▸ **WORK INSTRUCTION**: From the line containing "Hash table size" through the last line of the records, print every line exactly and nothing more.

▸ **GIVEN INFORMATION**:
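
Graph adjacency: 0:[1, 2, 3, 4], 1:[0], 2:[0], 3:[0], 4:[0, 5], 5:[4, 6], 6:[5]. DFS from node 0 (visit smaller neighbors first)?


DFS stack-based: start with [0]
Visit order: [0, 1, 2, 3, 4, 5, 6]


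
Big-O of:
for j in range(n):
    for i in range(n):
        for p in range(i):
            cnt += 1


Per nesting level: O(n) * O(n) * O(n) [triangular over i] = O(n^3)
Complexity: O(n^3)


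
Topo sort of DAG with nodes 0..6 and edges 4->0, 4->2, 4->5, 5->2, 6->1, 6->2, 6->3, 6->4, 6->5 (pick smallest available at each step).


Kahn's algorithm, process smallest node first
Order: [6, 1, 3, 4, 0, 5, 2]


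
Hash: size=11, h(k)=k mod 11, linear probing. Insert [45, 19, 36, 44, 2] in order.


Insertions: 45->slot 1; 19->slot 8; 36->slot 3; 44->slot 0; 2->slot 2
Table: [44, 45, 2, 36, None, None, None, None, 19, None, None]


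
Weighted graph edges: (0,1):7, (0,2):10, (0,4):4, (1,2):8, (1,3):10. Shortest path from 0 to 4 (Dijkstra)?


Dijkstra from 0:
Distances: {0: 0, 1: 7, 2: 10, 3: 17, 4: 4}
Shortest distance to 4 = 4, path = [0, 4]


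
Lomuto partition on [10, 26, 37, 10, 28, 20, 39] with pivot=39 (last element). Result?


Elements <= 39 go left of pivot.
Result: [10, 26, 37, 10, 28, 20, 39], pivot at index 6


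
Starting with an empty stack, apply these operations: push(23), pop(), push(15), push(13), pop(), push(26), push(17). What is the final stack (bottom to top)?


push(23) -> [23]
pop() returns 23 -> []
push(15) -> [15]
push(13) -> [15, 13]
pop() returns 13 -> [15]
push(26) -> [15, 26]
push(17) -> [15, 26, 17]
Final stack (bottom to top): [15, 26, 17]


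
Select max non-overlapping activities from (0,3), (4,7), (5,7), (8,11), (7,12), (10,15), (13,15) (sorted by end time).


Greedy: pick earliest-ending, then skip overlaps.
Selected (4 activities): [(0, 3), (4, 7), (8, 11), (13, 15)]


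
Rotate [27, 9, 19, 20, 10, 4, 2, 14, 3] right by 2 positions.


Right rotate by 2: [14, 3, 27, 9, 19, 20, 10, 4, 2]


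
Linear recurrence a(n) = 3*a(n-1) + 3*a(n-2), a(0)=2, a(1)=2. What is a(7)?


Build bottom-up:
...a(5)=612, a(6)=2322, a(7)=3*2322+3*612=8802


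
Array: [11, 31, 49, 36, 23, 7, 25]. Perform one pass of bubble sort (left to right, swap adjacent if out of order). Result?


After one pass: [11, 31, 36, 23, 7, 25, 49]


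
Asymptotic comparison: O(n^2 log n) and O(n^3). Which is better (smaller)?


n^2 log n grows slower than cubic
O(n^2 log n) is asymptotically smaller; O(n^3) grows faster


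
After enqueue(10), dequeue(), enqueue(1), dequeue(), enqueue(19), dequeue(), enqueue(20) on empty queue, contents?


enqueue(10) -> [10]
dequeue() returns 10 -> []
enqueue(1) -> [1]
dequeue() returns 1 -> []
enqueue(19) -> [19]
dequeue() returns 19 -> []
enqueue(20) -> [20]
Final queue (front to back): [20]


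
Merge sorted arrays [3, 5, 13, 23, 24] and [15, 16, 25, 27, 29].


Compare heads, take smaller each step.
Merged: [3, 5, 13, 15, 16, 23, 24, 25, 27, 29]


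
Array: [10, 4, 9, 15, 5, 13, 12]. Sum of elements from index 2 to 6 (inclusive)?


Prefix sums: [0, 10, 14, 23, 38, 43, 56, 68]
Sum[2..6] = prefix[7] - prefix[2] = 68 - 14 = 54


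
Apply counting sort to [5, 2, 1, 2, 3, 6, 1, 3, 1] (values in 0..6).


Count array: [0, 3, 2, 2, 0, 1, 1]
Reconstruct: [1, 1, 1, 2, 2, 3, 3, 5, 6]


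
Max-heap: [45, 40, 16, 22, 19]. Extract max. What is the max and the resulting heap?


Max = 45
Replace root with last, heapify down
Resulting heap: [40, 22, 16, 19]


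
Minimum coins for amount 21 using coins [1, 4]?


dp[0]=0; dp[i]=1+min(dp[i-c] for c in coins)
...dp[16]=4, dp[17]=5, dp[18]=6, dp[19]=7, dp[20]=5, dp[21]=6
Minimum coins for 21 = 6


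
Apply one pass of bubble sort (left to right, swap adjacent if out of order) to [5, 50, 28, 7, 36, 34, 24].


After one pass: [5, 28, 7, 36, 34, 24, 50]


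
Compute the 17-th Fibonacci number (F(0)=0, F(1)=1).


F(n)=F(n-1)+F(n-2)
...F(15)=610, F(16)=987, F(17)=1597


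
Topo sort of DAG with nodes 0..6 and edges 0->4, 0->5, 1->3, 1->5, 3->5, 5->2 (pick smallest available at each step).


Kahn's algorithm, process smallest node first
Order: [0, 1, 3, 4, 5, 2, 6]


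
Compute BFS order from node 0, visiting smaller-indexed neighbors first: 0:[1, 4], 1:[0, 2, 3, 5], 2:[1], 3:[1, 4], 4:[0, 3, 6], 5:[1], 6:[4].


BFS queue: start with [0]
Visit order: [0, 1, 4, 2, 3, 5, 6]


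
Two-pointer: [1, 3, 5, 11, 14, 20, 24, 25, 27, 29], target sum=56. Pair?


Two pointers: lo=0, hi=9
Found pair: (27, 29) summing to 56


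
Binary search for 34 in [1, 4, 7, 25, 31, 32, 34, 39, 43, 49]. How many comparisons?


Search for 34:
[0,9] mid=4 arr[4]=31
[5,9] mid=7 arr[7]=39
[5,6] mid=5 arr[5]=32
[6,6] mid=6 arr[6]=34
Total: 4 comparisons


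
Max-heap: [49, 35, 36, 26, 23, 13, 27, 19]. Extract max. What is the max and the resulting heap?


Max = 49
Replace root with last, heapify down
Resulting heap: [36, 35, 27, 26, 23, 13, 19]


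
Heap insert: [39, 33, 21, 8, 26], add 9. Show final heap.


Append 9: [39, 33, 21, 8, 26, 9]
Bubble up: no swaps needed
Result: [39, 33, 21, 8, 26, 9]


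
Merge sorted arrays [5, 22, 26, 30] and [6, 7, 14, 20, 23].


Compare heads, take smaller each step.
Merged: [5, 6, 7, 14, 20, 22, 23, 26, 30]


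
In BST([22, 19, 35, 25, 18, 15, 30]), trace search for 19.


BST root = 22
Search for 19: compare at each node
Path: [22, 19]


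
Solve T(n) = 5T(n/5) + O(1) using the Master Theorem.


a=5, b=5, c=0. log_5(5)=1 > c=0. Case 1: O(n^log_b(a)) = O(n)
Complexity: O(n)


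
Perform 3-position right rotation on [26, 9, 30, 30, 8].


Right rotate by 3: [30, 30, 8, 26, 9]


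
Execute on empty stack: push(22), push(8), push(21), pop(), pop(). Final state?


push(22) -> [22]
push(8) -> [22, 8]
push(21) -> [22, 8, 21]
pop() returns 21 -> [22, 8]
pop() returns 8 -> [22]
Final stack (bottom to top): [22]


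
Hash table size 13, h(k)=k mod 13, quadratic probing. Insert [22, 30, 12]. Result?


Insertions: 22->slot 9; 30->slot 4; 12->slot 12
Table: [None, None, None, None, 30, None, None, None, None, 22, None, None, 12]


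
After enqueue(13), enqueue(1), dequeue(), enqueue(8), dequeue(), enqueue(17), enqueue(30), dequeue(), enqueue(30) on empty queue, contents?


enqueue(13) -> [13]
enqueue(1) -> [13, 1]
dequeue() returns 13 -> [1]
enqueue(8) -> [1, 8]
dequeue() returns 1 -> [8]
enqueue(17) -> [8, 17]
enqueue(30) -> [8, 17, 30]
dequeue() returns 8 -> [17, 30]
enqueue(30) -> [17, 30, 30]
Final queue (front to back): [17, 30, 30]


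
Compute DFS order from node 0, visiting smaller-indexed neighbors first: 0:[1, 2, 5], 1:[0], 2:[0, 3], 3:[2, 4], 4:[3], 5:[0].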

▸ **RESULT**:
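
Hash table size 13, h(k)=k mod 13, quadratic probing. Insert [22, 30, 12]. Result?


Insertions: 22->slot 9; 30->slot 4; 12->slot 12
Table: [None, None, None, None, 30, None, None, None, None, 22, None, None, 12]


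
After enqueue(13), enqueue(1), dequeue(), enqueue(8), dequeue(), enqueue(17), enqueue(30), dequeue(), enqueue(30) on empty queue, contents?


enqueue(13) -> [13]
enqueue(1) -> [13, 1]
dequeue() returns 13 -> [1]
enqueue(8) -> [1, 8]
dequeue() returns 1 -> [8]
enqueue(17) -> [8, 17]
enqueue(30) -> [8, 17, 30]
dequeue() returns 8 -> [17, 30]
enqueue(30) -> [17, 30, 30]
Final queue (front to back): [17, 30, 30]


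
Compute DFS order from node 0, visiting smaller-indexed neighbors first: 0:[1, 2, 5], 1:[0], 2:[0, 3], 3:[2, 4], 4:[3], 5:[0].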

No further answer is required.